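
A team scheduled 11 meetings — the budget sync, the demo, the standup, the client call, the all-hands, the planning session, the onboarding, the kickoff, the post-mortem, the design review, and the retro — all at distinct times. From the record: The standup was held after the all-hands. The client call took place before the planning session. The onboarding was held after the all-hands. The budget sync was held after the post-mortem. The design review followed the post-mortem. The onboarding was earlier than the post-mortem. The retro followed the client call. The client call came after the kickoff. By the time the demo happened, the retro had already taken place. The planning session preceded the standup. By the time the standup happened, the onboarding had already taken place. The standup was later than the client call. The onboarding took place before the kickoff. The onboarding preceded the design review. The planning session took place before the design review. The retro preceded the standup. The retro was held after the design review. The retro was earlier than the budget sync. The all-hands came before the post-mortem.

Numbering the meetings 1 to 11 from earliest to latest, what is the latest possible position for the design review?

The design review must come before the budget sync, the demo, the retro, and the standup — 4 meetings forced after it.
Everything else can be placed before the design review in some valid order, so the design review can sit as late as position 11 − 4 = 7.

7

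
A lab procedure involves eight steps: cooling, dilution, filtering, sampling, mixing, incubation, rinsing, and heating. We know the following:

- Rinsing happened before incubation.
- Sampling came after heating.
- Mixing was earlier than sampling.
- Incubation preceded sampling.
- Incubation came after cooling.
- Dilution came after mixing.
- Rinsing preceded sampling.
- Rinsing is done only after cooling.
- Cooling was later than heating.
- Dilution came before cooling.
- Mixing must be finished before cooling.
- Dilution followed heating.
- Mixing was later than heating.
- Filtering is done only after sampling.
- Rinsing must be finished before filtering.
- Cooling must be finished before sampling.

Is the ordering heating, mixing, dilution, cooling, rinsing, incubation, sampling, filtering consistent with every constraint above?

Check each stated constraint against the proposed order — e.g. mixing is ahead of sampling; heating is ahead of sampling. Every pair is in the required order; nothing is violated.

yes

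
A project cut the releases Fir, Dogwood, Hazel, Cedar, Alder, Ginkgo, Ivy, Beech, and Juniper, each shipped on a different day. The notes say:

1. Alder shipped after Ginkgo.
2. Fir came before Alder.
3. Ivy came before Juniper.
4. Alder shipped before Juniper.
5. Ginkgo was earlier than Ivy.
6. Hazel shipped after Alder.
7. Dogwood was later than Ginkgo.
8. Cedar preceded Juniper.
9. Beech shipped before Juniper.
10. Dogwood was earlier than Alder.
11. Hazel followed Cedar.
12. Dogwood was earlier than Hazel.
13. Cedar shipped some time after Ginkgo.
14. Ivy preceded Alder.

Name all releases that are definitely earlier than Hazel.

Alder, Cedar, Dogwood, Fir, Ginkgo, Ivy

Directly stated before Hazel: Alder, Cedar, and Dogwood.
Fir reaches Hazel via Fir → Alder → Hazel.
Ginkgo reaches Hazel via Ginkgo → Dogwood → Hazel.
Ivy reaches Hazel via Ivy → Alder → Hazel.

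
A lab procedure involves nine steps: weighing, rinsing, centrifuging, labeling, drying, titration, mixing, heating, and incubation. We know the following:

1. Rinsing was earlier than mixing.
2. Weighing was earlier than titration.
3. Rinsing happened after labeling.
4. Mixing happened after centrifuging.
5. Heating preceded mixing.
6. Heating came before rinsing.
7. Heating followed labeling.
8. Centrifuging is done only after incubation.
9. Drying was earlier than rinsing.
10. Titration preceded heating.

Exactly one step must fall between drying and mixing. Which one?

rinsing

Tracing the constraints gives drying → rinsing → mixing, so rinsing sits after drying and before mixing.
No other step is forced both after drying and before mixing.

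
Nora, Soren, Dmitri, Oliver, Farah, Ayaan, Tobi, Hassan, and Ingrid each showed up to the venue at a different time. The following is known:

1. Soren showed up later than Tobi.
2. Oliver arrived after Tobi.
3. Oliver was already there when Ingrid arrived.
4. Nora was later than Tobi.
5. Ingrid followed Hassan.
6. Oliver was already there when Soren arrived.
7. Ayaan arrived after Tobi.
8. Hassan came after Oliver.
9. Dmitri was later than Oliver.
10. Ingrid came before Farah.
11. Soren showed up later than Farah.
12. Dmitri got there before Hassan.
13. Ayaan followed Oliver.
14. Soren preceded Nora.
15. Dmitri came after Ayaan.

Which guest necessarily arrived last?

Every other guest has a chain of constraints placing them before Nora, so Nora is last.

Nora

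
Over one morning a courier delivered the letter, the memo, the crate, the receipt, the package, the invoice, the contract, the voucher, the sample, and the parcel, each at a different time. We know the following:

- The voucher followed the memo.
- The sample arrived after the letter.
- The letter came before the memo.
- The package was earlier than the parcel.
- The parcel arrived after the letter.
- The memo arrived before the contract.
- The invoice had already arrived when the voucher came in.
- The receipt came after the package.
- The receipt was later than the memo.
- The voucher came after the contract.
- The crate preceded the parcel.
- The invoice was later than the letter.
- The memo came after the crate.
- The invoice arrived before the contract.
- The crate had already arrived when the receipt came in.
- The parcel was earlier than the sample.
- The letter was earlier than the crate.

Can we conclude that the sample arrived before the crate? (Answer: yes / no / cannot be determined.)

Tracing the constraints gives the crate → the parcel → the sample, so the crate must come before the sample.
That means the sample cannot be before the crate.

no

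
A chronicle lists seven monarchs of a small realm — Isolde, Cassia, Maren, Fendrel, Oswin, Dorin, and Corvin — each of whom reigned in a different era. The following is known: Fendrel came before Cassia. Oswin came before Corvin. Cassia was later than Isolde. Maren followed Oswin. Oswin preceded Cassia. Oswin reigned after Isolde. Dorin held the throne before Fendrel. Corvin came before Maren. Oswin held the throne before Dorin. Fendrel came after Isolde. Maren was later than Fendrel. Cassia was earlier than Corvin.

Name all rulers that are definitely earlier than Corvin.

Directly stated before Corvin: Cassia and Oswin.
Dorin reaches Corvin via Dorin → Fendrel → Cassia → Corvin.
Fendrel reaches Corvin via Fendrel → Cassia → Corvin.
Isolde reaches Corvin via Isolde → Oswin → Corvin.
No chain forces Maren ahead of Corvin.

Cassia, Dorin, Fendrel, Isolde, Oswin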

++++++++++++++++++++

EXERCISE DIRECTIONS — Show every line above in which the word "voucher" appears.

WRITTEN RESPONSE —
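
Over one morning a courier delivered the letter, the memo, the crate, the receipt, the package, the invoice, the contract, the voucher, the sample, and the parcel, each at a different time. We know the following:
- The voucher followed the memo.
- The invoice had already arrived when the voucher came in.
- The voucher came after the contract.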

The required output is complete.